• **WHAT YOU NEED TO DO**
What you return must be an exact copy of the lines in the listing below between the line holding "Let Y(x, J)" and the line holding "Answer: 16998", inclusive, and nothing more.

(Beginning of MATERIAL FOR THIS EXERCISE)

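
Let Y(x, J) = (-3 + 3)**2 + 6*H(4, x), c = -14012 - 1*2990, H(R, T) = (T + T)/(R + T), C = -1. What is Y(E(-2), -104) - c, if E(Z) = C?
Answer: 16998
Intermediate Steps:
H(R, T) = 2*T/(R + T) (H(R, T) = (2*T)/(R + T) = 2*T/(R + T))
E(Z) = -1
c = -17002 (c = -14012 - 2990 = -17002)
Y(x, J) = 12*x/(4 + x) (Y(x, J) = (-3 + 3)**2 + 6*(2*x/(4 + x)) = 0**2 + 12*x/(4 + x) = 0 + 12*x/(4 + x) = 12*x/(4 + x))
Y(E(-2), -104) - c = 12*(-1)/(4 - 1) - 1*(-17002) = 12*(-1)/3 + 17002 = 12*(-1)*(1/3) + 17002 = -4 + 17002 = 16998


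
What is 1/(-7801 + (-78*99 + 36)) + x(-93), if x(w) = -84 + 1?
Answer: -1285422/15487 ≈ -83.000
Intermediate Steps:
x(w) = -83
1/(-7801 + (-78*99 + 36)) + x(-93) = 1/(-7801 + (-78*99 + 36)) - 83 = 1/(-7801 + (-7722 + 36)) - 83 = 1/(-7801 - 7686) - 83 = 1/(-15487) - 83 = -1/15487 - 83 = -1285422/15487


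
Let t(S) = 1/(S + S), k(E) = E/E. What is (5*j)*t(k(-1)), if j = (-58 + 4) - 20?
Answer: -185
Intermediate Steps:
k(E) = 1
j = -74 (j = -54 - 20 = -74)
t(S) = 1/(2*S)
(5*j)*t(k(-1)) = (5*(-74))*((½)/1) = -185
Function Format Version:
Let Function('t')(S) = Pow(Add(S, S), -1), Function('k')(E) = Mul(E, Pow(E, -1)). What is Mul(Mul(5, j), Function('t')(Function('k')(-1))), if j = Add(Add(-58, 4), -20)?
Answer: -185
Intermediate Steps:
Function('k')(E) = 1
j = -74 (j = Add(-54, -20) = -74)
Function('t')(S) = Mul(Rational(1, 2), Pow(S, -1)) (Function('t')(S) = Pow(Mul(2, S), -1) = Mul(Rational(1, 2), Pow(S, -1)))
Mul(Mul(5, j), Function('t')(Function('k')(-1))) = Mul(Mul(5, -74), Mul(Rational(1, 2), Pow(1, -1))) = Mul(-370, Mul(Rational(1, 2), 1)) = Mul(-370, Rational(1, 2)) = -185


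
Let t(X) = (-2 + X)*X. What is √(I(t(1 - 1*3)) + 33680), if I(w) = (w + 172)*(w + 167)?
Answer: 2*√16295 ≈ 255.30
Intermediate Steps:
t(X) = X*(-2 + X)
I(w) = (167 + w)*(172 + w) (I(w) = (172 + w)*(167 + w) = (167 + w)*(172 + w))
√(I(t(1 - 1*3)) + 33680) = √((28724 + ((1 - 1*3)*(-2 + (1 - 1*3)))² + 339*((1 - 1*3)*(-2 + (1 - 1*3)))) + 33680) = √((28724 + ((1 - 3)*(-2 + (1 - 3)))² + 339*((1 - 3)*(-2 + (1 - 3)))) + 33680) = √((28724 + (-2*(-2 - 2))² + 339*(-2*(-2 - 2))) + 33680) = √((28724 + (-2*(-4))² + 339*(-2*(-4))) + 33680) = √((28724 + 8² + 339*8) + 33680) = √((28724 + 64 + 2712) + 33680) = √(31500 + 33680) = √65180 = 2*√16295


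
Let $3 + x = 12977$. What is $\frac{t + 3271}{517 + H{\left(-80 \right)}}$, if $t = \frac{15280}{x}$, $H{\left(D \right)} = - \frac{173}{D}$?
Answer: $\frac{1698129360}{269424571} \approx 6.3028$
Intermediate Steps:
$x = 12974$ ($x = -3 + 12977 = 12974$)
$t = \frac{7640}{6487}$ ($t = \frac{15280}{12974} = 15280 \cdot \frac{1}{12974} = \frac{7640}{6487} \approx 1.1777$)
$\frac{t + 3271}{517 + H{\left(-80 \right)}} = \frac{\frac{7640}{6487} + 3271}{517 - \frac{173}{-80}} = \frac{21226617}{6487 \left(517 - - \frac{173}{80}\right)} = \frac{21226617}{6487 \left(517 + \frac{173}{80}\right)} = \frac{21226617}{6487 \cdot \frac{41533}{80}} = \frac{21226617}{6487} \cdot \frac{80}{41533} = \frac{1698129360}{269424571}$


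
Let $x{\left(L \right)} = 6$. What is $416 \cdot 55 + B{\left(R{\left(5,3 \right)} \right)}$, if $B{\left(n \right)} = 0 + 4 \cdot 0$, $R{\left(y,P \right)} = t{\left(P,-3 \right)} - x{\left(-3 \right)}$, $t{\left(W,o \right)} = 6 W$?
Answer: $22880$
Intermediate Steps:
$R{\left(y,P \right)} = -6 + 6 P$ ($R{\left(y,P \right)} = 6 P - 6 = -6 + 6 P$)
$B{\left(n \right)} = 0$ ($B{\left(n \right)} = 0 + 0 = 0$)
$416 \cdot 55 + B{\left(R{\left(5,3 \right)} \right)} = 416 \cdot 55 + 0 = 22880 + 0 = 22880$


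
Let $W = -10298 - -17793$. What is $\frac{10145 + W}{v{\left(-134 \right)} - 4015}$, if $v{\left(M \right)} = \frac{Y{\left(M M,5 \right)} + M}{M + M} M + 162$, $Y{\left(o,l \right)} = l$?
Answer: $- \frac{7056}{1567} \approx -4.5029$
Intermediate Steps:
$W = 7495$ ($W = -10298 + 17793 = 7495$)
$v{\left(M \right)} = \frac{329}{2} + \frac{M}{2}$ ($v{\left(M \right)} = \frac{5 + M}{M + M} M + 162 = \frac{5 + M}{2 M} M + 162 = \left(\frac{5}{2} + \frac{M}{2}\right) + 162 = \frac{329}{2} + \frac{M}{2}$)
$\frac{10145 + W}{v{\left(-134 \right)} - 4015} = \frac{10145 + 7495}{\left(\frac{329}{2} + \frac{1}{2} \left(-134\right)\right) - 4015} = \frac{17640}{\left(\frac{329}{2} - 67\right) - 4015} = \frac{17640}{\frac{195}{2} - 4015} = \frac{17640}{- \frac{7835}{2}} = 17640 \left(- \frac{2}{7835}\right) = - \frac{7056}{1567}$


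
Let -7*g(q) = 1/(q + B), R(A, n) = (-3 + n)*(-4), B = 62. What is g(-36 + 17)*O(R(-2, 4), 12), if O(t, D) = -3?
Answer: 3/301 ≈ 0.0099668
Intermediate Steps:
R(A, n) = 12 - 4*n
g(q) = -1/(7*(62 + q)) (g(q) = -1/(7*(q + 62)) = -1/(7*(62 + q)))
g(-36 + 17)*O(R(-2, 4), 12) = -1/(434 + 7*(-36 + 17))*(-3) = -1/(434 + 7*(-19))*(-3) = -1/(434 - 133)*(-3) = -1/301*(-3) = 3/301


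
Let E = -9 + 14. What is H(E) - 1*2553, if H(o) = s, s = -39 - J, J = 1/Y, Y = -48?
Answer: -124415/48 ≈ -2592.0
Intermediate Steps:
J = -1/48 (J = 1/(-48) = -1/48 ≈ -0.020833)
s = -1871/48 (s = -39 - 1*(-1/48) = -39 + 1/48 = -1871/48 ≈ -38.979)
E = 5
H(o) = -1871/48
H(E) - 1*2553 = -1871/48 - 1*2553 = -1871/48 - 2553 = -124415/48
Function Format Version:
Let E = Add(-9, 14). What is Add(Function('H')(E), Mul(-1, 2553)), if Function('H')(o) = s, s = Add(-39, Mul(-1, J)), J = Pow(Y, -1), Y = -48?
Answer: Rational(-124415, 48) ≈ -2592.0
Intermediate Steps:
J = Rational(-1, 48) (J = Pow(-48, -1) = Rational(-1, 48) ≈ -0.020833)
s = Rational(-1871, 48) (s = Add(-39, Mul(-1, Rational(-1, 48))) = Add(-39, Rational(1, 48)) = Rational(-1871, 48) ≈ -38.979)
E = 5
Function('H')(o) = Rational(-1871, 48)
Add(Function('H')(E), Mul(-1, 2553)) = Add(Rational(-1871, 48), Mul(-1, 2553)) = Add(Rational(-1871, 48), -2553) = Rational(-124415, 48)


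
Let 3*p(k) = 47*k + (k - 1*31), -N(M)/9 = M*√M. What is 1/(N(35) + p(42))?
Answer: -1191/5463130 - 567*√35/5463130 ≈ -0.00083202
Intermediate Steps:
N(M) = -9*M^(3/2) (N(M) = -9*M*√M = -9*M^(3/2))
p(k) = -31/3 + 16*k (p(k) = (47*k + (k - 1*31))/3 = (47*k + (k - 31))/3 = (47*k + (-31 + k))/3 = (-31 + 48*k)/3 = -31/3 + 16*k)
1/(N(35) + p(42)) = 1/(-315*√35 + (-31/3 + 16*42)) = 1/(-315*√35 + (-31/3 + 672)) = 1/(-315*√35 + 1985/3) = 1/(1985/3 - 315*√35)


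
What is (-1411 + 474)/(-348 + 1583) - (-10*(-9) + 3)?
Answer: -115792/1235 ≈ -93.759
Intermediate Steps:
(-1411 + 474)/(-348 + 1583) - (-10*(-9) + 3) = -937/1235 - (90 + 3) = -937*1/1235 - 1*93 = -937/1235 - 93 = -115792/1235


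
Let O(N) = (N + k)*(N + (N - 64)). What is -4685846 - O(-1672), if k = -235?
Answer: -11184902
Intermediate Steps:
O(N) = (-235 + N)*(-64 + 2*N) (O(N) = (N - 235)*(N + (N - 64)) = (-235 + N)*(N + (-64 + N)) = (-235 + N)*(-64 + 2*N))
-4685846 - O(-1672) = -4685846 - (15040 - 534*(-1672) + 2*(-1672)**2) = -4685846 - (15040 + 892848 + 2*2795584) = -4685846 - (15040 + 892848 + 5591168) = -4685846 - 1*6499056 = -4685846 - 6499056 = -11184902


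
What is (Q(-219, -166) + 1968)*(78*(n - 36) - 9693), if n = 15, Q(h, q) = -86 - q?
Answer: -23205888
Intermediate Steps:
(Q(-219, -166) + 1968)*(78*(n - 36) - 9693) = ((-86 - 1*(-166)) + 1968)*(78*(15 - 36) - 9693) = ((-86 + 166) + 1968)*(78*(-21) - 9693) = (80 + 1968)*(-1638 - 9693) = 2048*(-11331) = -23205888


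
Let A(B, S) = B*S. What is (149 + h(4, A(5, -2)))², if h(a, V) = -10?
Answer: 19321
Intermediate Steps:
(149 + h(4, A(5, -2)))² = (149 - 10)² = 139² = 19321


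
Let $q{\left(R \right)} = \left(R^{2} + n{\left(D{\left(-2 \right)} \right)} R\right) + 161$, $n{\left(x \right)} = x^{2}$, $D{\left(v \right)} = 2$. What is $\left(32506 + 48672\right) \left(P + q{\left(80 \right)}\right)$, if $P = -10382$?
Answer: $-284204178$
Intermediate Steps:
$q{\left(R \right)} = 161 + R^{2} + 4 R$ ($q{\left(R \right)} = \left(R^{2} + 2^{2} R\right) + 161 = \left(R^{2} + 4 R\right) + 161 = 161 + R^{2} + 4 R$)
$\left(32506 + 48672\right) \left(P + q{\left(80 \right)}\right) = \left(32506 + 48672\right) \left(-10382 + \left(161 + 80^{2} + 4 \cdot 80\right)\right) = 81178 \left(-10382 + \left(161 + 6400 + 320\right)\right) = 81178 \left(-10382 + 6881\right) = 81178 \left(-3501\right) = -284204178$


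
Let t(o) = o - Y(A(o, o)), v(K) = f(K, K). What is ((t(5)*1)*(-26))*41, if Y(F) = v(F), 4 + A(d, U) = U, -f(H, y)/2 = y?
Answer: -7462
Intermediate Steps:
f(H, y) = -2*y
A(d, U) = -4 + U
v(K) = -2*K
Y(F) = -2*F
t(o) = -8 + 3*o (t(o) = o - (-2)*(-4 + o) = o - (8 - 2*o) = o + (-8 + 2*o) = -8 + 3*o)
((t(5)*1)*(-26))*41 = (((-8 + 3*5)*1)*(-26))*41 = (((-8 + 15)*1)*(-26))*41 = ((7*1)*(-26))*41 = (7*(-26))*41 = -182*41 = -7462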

(End of MATERIAL FOR THIS EXERCISE)
(Beginning of MATERIAL FOR THIS EXERCISE)

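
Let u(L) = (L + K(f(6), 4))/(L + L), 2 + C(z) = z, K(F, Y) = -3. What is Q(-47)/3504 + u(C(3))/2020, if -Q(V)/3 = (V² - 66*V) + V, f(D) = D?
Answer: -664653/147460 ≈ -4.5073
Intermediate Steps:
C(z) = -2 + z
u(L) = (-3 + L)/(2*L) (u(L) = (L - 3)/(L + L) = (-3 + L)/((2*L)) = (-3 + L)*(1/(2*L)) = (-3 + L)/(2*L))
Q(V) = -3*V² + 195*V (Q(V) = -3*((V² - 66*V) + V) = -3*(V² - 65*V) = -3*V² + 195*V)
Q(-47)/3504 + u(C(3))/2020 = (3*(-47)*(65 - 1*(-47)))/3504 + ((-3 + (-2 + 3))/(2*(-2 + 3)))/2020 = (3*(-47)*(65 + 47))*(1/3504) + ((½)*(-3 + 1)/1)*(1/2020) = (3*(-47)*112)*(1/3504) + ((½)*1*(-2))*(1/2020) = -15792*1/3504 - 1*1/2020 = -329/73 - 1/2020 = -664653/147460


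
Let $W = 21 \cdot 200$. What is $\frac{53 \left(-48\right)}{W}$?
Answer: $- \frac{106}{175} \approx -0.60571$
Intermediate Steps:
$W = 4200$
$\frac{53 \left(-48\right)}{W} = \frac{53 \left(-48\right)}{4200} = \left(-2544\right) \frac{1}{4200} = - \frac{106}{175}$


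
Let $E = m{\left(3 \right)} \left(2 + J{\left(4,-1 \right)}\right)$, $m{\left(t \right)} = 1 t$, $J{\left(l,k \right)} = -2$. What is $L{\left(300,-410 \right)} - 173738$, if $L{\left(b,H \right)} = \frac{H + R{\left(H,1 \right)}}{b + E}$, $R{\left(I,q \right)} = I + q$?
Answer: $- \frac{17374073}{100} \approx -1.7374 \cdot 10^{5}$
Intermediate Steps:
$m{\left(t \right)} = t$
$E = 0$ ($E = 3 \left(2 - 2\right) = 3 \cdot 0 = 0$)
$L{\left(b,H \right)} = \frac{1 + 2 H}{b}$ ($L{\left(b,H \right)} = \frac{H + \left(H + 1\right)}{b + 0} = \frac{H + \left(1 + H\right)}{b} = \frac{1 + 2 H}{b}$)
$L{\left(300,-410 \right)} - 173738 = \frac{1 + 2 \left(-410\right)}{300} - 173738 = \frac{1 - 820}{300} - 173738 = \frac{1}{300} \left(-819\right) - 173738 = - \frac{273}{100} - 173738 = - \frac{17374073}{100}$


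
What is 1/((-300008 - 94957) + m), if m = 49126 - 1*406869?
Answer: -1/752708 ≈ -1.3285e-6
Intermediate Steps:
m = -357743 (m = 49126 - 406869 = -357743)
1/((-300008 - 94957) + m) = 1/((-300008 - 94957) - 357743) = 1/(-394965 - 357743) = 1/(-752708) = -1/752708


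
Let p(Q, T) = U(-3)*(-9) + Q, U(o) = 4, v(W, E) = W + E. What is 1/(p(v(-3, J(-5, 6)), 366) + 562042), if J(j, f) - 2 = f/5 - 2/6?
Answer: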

(End of MATERIAL FOR THIS EXERCISE)

• **WRITTEN SOLUTION**
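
Let Y(x, J) = (-3 + 3)**2 + 6*H(4, x), c = -14012 - 1*2990, H(R, T) = (T + T)/(R + T), C = -1. What is Y(E(-2), -104) - c, if E(Z) = C?
Answer: 16998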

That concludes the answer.